[Stored data entries]
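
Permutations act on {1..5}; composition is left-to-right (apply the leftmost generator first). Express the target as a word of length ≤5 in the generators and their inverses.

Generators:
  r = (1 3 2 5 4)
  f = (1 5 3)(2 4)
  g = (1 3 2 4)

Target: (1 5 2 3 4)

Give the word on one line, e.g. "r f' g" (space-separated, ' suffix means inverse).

  after f': (1 3 5)(2 4)
  after g: (1 2)(3 5)
  after r: (1 5 2 3 4)

f' g r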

## WHAT THE TASK ASKS
Your reply must reproduce all records above exactly.

## REPLY
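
Permutations act on {1..5}; composition is left-to-right (apply the leftmost generator first). Express the target as a word of length ≤5 in the generators and their inverses.

Generators:
  r = (1 3 2 5 4)
  f = (1 5 3)(2 4)
  g = (1 3 2 4)

Target: (1 5 2 3 4)

Give the word on one line, e.g. "r f' g" (space-separated, ' suffix means inverse).

  after f': (1 3 5)(2 4)
  after g: (1 2)(3 5)
  after r: (1 5 2 3 4)

f' g r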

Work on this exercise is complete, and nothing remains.